For the word "distributed", count the lines below that contain it. Give the number alone.

+-------+

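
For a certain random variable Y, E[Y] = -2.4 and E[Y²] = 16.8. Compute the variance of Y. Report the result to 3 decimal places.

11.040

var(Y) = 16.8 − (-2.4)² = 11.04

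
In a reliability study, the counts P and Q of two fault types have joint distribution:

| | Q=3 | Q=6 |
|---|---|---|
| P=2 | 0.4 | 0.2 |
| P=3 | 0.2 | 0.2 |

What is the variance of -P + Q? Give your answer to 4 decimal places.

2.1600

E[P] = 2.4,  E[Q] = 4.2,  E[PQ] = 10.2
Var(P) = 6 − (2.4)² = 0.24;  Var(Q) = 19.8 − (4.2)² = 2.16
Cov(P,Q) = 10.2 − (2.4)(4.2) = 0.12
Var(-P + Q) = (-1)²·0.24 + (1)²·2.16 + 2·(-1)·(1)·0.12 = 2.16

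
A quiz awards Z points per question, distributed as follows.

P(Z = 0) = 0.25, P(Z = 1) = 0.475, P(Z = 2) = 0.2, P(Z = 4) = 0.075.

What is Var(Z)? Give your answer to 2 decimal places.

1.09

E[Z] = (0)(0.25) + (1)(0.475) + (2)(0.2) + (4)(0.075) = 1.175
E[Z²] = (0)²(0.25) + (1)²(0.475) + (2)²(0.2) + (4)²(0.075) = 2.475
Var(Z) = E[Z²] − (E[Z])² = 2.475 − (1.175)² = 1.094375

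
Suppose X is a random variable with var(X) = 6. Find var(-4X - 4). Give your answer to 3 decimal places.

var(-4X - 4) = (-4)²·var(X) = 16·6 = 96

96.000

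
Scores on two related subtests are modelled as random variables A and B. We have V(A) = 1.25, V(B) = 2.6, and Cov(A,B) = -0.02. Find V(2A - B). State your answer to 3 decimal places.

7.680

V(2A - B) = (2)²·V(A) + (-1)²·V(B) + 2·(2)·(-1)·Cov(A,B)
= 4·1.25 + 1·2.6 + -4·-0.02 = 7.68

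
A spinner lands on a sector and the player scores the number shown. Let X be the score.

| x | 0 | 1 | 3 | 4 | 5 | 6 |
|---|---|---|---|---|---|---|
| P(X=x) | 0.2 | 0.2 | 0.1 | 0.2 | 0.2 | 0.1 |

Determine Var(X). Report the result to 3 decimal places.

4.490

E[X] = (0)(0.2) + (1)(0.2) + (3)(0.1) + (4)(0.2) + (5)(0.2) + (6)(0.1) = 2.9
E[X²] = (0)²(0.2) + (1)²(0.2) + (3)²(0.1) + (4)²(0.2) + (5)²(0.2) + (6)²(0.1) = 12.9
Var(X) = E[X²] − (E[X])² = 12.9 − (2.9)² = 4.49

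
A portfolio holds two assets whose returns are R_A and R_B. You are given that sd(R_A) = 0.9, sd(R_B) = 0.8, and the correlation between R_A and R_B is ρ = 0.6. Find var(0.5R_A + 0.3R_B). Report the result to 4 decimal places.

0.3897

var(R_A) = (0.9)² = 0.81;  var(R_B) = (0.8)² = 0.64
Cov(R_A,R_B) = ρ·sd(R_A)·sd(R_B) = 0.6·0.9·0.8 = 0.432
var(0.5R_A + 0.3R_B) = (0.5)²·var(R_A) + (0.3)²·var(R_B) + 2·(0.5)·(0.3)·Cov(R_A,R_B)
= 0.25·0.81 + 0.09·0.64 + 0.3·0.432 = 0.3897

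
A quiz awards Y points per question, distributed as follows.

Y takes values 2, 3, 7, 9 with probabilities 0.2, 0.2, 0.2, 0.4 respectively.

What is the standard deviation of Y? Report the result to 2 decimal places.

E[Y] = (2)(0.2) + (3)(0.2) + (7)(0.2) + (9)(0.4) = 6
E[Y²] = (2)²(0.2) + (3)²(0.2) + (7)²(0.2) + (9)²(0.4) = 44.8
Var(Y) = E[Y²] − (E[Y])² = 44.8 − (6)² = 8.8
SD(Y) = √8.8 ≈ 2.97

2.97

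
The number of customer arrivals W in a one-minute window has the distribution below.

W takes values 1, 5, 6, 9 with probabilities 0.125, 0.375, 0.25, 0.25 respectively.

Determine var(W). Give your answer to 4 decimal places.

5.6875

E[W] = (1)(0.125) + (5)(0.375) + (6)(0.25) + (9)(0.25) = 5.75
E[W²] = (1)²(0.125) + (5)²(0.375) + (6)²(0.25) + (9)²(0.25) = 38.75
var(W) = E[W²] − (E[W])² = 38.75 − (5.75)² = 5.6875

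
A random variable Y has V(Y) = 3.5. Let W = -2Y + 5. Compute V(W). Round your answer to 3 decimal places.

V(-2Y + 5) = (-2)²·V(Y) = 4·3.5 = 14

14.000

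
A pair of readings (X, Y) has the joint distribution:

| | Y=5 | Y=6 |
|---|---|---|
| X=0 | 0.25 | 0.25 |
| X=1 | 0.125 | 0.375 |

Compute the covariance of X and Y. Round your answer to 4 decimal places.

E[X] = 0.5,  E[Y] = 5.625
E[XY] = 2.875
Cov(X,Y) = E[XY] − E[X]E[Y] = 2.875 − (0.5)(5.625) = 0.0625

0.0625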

+-------+

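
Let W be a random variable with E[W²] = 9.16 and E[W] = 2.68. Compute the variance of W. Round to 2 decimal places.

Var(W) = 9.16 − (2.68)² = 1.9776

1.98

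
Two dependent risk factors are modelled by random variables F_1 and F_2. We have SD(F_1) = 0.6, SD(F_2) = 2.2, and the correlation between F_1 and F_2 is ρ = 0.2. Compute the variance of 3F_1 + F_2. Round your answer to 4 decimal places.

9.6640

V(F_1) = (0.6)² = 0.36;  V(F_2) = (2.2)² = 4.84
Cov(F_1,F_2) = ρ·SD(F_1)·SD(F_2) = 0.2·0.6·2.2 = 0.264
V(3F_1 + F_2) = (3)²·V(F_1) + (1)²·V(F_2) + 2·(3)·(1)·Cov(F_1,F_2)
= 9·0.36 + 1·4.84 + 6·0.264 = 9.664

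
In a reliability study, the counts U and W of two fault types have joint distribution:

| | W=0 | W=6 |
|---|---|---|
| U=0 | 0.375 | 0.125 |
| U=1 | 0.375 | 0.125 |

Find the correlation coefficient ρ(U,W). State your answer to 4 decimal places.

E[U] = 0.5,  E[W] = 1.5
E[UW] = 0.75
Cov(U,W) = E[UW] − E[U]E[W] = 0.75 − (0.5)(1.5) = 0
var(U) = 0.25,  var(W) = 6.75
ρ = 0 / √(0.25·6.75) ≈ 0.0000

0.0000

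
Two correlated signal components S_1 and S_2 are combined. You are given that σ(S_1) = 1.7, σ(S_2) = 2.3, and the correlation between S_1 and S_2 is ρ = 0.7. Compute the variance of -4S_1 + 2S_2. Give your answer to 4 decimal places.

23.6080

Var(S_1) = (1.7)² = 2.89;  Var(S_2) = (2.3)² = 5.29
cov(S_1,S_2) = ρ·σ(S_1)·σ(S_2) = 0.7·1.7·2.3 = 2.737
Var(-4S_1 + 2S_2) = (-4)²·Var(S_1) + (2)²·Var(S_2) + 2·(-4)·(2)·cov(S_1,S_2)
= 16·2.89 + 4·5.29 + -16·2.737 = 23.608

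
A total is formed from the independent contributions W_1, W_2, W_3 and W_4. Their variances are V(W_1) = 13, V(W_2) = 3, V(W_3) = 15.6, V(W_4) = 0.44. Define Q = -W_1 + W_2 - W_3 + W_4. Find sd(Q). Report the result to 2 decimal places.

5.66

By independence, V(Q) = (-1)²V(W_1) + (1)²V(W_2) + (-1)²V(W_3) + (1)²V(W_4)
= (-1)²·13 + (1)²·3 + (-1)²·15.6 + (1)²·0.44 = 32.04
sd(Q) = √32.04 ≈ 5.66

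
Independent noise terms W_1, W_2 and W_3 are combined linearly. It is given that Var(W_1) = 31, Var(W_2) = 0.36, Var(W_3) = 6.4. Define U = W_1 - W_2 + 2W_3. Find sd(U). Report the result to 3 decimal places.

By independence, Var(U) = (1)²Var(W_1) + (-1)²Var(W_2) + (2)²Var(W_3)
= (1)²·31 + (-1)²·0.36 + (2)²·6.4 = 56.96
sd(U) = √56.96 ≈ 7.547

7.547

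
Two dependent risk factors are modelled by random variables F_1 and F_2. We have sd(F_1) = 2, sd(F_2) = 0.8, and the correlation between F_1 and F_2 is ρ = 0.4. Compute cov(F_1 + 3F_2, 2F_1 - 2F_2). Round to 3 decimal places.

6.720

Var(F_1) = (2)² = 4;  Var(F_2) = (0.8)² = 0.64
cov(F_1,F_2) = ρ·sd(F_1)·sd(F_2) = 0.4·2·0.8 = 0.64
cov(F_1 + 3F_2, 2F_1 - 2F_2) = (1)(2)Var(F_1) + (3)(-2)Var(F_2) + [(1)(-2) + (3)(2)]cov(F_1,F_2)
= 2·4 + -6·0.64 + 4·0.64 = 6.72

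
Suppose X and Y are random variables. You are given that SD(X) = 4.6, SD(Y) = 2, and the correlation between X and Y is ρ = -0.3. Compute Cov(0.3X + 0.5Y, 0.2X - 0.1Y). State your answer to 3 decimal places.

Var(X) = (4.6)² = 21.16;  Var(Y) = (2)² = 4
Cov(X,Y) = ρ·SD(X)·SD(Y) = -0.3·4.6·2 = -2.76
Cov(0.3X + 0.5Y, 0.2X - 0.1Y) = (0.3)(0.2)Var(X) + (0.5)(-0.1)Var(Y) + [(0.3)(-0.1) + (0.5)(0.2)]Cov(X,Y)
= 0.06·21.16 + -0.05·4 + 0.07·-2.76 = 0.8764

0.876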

+-------+

• [Response to the exercise] 2